**TASK DIRECTIONS**
Search the material below for the string "INET" and copy each line where it appears.

┄┄┄┄┄┄

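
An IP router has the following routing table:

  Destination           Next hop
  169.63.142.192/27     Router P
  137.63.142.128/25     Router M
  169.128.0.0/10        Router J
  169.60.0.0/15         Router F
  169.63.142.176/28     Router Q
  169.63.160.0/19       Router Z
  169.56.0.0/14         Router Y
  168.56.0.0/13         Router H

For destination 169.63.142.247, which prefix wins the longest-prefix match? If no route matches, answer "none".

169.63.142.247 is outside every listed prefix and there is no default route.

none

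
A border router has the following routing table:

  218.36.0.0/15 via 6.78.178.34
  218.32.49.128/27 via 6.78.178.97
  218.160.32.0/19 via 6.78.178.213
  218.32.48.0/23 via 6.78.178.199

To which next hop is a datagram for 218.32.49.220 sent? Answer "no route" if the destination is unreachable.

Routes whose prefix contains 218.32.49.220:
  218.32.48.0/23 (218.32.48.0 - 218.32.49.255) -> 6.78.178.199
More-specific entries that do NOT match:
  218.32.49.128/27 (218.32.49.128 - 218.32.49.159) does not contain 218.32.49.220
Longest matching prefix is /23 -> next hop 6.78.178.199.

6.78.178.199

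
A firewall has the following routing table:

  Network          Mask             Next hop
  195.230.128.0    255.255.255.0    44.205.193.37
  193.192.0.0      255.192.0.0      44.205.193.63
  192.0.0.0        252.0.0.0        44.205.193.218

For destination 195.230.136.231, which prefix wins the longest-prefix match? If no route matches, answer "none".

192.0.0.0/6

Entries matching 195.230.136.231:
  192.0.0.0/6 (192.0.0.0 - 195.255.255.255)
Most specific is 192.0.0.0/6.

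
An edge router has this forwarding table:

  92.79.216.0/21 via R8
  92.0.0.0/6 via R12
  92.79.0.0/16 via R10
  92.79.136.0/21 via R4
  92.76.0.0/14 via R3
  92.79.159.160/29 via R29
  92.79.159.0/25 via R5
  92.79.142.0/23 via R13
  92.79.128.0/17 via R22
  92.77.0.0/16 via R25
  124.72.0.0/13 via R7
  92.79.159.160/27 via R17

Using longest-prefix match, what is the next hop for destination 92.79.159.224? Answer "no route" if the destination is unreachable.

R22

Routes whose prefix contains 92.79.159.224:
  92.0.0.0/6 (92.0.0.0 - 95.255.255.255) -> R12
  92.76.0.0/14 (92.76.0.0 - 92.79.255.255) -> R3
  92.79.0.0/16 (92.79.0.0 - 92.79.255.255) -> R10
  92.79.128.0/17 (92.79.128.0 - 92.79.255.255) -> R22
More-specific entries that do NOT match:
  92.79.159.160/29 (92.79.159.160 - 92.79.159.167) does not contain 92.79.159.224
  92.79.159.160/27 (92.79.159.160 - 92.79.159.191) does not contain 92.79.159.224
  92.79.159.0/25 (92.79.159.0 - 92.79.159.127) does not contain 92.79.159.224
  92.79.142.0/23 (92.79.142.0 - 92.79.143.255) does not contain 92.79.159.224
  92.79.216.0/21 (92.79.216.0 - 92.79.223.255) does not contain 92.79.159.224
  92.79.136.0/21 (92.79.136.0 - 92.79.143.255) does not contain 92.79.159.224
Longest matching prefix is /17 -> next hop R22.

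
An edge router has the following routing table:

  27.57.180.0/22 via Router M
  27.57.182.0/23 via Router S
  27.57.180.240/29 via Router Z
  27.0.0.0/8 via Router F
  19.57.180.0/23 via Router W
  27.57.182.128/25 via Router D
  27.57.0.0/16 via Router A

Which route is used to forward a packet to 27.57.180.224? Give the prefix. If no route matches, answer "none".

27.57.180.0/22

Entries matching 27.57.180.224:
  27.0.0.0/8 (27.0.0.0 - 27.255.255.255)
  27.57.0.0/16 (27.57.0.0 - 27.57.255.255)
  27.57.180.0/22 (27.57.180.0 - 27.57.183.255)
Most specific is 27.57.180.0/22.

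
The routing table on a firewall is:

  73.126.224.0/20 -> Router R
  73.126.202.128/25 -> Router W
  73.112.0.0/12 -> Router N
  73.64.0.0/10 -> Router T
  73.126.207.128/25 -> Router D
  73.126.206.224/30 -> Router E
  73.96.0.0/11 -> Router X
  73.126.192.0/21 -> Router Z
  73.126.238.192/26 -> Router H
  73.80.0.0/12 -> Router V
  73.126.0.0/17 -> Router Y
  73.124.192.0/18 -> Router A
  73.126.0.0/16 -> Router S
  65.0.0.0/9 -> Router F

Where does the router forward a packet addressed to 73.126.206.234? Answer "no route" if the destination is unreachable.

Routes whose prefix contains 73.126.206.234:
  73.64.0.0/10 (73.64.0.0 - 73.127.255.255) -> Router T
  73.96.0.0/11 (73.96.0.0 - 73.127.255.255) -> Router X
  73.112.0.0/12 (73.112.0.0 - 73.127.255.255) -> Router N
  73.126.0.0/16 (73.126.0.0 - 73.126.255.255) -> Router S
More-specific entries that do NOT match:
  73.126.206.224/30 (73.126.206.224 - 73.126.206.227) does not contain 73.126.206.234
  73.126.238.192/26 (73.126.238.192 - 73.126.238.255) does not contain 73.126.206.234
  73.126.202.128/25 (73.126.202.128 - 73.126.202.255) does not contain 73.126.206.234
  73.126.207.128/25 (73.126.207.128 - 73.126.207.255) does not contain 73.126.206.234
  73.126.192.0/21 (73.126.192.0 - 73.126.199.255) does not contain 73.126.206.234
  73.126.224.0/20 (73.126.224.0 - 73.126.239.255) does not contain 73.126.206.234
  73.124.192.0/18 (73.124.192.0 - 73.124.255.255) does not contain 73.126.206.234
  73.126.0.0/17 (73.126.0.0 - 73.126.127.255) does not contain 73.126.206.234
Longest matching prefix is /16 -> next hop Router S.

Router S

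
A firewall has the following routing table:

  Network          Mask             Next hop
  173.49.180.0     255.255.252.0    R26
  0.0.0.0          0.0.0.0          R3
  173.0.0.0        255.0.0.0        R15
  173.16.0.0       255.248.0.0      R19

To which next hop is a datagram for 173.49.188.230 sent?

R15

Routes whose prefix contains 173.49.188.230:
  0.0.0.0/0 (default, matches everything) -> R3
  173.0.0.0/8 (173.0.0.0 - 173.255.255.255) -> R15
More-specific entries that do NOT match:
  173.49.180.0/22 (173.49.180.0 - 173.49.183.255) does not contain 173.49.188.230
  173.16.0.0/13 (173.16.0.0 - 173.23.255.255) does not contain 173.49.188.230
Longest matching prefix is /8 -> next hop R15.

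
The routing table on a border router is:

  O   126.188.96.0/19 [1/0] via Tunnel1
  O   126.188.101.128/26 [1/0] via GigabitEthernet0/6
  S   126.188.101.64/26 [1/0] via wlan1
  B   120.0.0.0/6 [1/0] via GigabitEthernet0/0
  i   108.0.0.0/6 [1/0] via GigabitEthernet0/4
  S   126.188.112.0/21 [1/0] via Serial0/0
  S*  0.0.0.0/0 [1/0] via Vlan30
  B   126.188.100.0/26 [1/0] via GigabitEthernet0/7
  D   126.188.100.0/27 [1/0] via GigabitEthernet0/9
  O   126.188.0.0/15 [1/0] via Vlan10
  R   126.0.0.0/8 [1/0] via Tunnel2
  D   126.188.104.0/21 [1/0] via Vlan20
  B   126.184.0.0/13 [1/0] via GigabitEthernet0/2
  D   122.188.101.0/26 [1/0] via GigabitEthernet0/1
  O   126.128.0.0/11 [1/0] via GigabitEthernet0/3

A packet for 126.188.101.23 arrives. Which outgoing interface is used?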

┄┄┄┄┄┄

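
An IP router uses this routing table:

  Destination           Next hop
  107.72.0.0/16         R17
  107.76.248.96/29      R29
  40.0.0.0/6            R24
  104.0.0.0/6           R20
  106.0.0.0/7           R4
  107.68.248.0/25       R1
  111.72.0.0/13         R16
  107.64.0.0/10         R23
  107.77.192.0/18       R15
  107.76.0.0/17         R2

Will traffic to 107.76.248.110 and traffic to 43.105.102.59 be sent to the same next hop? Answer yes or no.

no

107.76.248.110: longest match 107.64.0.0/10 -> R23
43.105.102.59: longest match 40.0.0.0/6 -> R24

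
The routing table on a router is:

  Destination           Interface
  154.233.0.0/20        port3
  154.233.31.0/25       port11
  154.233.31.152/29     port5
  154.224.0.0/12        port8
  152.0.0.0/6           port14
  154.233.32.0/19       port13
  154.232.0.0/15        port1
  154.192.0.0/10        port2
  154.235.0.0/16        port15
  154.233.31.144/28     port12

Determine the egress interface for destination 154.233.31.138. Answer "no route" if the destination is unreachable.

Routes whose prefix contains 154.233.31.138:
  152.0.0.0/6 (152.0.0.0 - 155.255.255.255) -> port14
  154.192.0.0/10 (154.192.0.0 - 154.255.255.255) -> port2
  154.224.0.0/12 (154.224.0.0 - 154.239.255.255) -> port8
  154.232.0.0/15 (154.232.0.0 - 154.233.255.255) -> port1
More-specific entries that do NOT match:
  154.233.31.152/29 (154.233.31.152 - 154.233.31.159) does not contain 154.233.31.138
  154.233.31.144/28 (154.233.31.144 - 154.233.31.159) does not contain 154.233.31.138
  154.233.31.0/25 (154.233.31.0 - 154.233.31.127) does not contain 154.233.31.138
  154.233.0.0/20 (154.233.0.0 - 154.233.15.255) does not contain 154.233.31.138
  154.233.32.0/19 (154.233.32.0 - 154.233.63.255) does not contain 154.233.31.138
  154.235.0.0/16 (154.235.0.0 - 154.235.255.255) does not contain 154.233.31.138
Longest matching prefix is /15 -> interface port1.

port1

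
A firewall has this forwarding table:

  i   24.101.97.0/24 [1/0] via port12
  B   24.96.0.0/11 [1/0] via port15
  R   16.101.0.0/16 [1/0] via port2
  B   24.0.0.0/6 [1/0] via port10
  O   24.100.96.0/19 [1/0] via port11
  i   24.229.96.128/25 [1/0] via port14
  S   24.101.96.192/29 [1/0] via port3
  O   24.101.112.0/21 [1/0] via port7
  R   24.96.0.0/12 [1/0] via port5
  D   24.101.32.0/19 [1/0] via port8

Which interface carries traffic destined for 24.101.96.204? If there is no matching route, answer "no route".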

┄┄┄┄┄┄

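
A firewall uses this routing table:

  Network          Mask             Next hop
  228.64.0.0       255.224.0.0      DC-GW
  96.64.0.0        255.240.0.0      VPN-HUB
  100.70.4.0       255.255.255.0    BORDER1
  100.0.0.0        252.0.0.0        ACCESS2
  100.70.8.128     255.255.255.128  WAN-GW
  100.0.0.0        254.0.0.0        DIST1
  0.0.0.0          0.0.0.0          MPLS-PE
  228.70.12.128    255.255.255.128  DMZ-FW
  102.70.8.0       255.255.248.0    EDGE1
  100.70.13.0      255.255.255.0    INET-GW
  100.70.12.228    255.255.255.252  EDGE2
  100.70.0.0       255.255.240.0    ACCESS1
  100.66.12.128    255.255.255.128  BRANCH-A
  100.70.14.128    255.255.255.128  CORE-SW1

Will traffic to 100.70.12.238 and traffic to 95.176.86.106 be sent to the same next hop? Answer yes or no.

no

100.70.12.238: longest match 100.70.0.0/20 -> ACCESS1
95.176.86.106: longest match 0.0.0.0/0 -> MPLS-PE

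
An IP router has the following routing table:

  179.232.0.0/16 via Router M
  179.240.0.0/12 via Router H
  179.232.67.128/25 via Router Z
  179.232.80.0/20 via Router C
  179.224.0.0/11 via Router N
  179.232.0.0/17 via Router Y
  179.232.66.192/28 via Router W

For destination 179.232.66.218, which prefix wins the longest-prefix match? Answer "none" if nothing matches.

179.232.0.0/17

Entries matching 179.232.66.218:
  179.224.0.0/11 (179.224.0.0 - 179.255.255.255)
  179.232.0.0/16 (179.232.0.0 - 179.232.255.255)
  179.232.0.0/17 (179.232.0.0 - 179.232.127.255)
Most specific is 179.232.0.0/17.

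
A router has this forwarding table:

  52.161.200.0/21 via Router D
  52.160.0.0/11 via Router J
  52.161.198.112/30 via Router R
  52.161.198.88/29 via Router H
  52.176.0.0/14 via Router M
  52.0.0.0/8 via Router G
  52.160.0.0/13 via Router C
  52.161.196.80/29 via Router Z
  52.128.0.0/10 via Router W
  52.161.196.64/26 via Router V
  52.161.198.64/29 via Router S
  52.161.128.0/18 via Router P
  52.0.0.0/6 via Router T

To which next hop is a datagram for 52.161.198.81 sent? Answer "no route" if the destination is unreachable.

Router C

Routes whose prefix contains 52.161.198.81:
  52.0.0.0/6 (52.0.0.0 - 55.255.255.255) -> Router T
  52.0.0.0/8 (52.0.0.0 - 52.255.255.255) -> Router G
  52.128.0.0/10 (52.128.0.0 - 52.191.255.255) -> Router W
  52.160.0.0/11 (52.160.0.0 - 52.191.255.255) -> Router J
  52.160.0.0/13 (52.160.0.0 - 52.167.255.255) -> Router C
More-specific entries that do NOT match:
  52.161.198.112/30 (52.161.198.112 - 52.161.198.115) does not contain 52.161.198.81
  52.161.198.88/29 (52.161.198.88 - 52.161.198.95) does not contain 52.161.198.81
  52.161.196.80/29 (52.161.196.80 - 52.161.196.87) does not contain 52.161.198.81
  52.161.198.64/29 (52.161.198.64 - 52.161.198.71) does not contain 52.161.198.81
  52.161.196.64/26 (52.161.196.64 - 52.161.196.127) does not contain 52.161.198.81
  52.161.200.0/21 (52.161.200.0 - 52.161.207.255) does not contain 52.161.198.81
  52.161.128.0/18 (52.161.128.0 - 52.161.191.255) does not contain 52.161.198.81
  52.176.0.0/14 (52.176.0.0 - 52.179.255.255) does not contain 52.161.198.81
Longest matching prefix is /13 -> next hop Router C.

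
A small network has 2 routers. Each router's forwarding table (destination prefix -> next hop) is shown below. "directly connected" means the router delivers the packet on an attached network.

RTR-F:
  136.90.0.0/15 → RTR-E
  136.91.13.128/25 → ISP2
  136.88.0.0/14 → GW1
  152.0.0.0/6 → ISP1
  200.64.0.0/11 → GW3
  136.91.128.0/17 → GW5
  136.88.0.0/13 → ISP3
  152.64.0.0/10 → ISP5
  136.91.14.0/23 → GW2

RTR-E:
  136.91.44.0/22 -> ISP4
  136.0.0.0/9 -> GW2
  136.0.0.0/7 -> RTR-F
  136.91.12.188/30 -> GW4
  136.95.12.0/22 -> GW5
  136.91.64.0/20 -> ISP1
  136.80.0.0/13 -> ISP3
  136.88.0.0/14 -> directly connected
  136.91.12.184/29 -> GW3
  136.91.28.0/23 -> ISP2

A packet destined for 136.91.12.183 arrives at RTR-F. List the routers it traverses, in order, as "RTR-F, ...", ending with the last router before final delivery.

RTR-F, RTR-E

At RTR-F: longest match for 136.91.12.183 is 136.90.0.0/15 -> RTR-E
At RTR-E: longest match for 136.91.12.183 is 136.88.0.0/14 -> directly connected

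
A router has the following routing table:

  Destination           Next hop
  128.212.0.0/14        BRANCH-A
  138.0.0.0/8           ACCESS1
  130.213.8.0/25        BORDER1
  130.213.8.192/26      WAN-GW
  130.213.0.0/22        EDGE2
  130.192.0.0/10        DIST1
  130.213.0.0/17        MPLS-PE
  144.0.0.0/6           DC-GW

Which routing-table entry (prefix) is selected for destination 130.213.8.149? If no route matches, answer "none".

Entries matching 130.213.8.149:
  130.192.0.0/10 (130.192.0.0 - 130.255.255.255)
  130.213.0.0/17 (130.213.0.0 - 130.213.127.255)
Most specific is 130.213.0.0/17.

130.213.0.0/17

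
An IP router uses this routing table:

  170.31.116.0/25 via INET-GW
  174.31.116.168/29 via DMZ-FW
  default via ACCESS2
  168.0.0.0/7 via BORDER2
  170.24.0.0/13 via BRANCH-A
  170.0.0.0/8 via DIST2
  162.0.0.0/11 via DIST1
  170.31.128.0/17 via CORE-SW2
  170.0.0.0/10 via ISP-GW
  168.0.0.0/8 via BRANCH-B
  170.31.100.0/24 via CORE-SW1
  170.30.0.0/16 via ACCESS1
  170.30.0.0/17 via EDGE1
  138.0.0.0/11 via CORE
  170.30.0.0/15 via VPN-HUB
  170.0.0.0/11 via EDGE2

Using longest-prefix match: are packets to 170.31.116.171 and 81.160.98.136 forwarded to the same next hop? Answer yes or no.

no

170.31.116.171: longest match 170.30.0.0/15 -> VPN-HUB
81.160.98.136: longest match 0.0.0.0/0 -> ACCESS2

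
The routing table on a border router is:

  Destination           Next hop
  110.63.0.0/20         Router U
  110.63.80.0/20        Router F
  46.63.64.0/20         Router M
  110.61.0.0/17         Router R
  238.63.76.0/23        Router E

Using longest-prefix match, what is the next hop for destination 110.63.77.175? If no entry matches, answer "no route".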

┄┄┄┄┄┄

**RESPONSE FOR THIS EXERCISE**
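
  100.70.13.0      255.255.255.0    INET-GW
  170.31.116.0/25 via INET-GW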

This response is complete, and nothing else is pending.